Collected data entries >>

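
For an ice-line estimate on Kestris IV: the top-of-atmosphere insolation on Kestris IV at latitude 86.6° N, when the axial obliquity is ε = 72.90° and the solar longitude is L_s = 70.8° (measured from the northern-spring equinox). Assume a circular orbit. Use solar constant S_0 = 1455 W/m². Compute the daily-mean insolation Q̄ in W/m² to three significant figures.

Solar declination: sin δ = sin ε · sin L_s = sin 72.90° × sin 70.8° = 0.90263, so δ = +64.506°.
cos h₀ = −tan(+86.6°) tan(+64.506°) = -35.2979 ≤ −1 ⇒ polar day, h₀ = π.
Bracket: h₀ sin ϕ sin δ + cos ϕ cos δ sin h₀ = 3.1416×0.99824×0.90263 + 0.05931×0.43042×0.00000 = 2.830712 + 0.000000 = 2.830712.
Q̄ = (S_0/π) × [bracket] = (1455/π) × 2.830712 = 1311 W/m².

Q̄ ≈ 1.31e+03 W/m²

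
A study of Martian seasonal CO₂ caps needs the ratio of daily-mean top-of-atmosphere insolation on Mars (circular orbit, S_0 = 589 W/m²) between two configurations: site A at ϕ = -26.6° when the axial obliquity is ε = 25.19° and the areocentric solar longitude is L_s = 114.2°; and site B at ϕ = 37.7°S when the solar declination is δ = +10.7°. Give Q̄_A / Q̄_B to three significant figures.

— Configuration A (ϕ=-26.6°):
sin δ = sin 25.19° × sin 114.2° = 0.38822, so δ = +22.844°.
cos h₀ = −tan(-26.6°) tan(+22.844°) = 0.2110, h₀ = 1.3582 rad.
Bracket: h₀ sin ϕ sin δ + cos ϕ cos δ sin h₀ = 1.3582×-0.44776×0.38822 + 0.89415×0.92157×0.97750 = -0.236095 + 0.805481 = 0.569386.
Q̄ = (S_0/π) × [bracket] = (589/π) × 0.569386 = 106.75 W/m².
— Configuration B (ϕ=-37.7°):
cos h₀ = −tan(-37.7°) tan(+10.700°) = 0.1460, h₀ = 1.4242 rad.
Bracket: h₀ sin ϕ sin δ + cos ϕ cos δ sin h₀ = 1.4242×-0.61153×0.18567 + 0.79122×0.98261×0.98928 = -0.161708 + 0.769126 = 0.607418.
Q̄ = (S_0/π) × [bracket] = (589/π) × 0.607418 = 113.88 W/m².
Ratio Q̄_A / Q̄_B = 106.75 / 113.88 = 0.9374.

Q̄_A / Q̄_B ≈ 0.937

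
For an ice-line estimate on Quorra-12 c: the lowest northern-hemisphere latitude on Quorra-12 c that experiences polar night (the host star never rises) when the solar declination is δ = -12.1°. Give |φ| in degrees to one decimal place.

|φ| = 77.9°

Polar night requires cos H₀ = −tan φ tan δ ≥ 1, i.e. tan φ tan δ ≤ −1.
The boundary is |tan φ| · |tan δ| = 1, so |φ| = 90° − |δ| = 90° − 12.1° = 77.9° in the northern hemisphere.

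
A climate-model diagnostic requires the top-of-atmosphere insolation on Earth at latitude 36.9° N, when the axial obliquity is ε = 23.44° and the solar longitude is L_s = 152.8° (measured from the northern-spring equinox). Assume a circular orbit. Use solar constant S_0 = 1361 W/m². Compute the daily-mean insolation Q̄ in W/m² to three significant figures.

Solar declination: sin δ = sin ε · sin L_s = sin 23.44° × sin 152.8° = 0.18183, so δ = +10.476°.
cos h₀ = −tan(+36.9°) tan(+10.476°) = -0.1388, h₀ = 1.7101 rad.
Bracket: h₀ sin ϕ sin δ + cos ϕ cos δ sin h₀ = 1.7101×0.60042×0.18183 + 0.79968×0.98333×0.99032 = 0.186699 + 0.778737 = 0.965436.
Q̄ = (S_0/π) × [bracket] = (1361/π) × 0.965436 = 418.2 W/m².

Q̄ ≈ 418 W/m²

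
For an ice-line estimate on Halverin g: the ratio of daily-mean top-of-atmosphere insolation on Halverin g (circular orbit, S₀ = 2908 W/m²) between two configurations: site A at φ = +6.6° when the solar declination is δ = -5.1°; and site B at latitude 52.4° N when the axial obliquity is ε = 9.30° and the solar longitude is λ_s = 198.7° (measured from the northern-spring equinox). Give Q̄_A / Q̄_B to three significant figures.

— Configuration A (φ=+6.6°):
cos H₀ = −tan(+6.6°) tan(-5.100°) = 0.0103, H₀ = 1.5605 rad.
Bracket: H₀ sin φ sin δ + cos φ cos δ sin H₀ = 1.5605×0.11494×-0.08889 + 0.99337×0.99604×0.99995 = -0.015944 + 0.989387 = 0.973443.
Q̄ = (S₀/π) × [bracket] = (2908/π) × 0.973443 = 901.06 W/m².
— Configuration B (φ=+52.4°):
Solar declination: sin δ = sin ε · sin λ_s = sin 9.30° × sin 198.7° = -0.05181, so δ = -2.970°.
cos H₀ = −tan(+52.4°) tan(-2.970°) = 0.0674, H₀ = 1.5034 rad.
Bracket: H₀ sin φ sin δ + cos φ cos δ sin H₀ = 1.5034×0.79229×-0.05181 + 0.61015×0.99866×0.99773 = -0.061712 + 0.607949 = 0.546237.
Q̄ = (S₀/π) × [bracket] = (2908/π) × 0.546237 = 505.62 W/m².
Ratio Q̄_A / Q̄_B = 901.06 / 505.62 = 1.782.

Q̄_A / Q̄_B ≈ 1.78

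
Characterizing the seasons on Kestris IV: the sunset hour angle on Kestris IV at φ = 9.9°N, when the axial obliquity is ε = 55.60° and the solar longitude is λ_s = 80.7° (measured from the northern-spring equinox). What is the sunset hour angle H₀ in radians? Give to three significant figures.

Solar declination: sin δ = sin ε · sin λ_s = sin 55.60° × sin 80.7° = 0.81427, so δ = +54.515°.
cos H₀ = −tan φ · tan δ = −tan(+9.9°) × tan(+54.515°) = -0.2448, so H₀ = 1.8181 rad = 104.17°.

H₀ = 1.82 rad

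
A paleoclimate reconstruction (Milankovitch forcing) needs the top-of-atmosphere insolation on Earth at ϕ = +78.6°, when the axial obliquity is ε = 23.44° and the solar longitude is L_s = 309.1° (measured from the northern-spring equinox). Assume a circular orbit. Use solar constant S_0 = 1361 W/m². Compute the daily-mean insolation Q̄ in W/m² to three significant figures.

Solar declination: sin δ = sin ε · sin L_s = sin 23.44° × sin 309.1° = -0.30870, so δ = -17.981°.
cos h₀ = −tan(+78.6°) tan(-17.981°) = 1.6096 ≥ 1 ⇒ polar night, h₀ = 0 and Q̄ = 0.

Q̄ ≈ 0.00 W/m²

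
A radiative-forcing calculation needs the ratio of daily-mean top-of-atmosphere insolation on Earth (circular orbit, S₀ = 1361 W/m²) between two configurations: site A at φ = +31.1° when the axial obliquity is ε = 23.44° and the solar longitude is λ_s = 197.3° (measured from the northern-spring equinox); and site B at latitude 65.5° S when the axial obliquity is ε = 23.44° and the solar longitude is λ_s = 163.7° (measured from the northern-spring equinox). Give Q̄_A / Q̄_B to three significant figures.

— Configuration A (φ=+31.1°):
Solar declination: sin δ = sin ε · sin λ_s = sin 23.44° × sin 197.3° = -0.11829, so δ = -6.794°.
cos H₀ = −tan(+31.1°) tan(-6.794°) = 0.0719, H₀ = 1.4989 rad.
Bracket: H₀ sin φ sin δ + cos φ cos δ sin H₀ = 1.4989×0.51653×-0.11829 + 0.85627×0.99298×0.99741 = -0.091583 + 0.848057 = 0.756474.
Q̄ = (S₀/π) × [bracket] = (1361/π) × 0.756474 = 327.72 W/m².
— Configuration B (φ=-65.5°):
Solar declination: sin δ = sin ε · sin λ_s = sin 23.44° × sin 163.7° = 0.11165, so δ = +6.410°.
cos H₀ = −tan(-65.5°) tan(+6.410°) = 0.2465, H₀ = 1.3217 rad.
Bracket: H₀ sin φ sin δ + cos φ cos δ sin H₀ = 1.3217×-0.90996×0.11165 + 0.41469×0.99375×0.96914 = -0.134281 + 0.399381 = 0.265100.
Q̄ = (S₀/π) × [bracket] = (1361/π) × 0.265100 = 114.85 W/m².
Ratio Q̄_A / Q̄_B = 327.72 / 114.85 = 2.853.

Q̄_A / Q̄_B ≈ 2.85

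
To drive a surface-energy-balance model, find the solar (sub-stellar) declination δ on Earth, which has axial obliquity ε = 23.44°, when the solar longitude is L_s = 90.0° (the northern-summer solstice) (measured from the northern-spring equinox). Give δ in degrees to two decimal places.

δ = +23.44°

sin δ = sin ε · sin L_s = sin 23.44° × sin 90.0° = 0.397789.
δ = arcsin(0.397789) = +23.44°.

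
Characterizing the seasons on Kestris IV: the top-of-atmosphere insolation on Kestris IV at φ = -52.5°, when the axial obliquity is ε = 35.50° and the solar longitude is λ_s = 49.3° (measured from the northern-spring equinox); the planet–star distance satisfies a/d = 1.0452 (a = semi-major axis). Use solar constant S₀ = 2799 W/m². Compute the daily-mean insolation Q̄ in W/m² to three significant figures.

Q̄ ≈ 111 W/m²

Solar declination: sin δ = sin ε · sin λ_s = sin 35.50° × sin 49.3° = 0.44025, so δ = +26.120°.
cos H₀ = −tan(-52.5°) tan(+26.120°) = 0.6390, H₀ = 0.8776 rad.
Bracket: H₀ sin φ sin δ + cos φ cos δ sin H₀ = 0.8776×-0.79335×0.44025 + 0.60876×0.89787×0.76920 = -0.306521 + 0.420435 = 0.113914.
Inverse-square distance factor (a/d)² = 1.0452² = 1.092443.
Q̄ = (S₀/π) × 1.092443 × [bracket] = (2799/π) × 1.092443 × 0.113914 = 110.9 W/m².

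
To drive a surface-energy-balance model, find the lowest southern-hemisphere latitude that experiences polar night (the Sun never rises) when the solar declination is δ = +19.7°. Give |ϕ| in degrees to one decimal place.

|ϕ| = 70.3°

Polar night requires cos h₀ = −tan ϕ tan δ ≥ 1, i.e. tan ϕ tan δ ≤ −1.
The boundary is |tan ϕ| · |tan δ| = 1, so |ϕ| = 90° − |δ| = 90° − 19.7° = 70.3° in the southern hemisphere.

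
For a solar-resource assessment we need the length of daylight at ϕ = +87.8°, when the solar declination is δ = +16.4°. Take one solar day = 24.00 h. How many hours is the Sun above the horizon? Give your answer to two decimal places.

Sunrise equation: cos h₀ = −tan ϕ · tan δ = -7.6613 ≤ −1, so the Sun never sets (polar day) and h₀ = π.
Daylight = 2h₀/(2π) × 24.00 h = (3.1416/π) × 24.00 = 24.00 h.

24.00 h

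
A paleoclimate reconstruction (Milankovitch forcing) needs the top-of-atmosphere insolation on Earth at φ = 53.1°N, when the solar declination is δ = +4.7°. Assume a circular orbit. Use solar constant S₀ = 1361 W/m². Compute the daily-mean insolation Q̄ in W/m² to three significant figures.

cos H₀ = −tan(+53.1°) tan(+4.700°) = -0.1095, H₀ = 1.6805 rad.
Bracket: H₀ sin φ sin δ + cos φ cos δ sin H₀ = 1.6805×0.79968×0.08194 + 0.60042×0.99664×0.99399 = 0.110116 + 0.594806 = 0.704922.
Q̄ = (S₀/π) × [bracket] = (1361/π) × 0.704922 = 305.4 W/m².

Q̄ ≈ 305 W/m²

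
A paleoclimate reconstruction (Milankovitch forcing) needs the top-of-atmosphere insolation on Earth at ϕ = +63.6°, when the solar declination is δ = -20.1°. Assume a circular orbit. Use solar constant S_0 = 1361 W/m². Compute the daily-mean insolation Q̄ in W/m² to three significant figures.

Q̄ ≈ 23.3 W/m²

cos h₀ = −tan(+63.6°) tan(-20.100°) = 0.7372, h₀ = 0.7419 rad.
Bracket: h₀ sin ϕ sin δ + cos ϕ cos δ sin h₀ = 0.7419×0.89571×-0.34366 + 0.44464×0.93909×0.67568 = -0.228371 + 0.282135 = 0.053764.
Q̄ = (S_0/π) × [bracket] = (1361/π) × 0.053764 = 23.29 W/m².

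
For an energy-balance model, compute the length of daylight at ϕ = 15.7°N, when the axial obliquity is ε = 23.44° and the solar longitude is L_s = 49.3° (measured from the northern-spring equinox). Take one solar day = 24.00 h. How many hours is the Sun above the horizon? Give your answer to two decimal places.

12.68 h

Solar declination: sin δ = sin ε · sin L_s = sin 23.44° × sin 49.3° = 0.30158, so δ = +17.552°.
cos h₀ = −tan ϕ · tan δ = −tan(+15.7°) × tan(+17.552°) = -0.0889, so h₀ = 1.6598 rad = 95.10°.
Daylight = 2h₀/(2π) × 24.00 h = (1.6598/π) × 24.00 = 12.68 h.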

REQUIREMENT >> Starting at the line that contains "-20.1°. Assume a", copy every line down to the last line of the records above, exactly as written.

ANSWER TO THIS EXERCISE >>
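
A paleoclimate reconstruction (Milankovitch forcing) needs the top-of-atmosphere insolation on Earth at ϕ = +63.6°, when the solar declination is δ = -20.1°. Assume a circular orbit. Use solar constant S_0 = 1361 W/m². Compute the daily-mean insolation Q̄ in W/m² to three significant figures.

Q̄ ≈ 23.3 W/m²

cos h₀ = −tan(+63.6°) tan(-20.100°) = 0.7372, h₀ = 0.7419 rad.
Bracket: h₀ sin ϕ sin δ + cos ϕ cos δ sin h₀ = 0.7419×0.89571×-0.34366 + 0.44464×0.93909×0.67568 = -0.228371 + 0.282135 = 0.053764.
Q̄ = (S_0/π) × [bracket] = (1361/π) × 0.053764 = 23.29 W/m².

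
For an energy-balance model, compute the length of daylight at ϕ = 15.7°N, when the axial obliquity is ε = 23.44° and the solar longitude is L_s = 49.3° (measured from the northern-spring equinox). Take one solar day = 24.00 h. How many hours is the Sun above the horizon? Give your answer to two decimal places.

12.68 h

Solar declination: sin δ = sin ε · sin L_s = sin 23.44° × sin 49.3° = 0.30158, so δ = +17.552°.
cos h₀ = −tan ϕ · tan δ = −tan(+15.7°) × tan(+17.552°) = -0.0889, so h₀ = 1.6598 rad = 95.10°.
Daylight = 2h₀/(2π) × 24.00 h = (1.6598/π) × 24.00 = 12.68 h.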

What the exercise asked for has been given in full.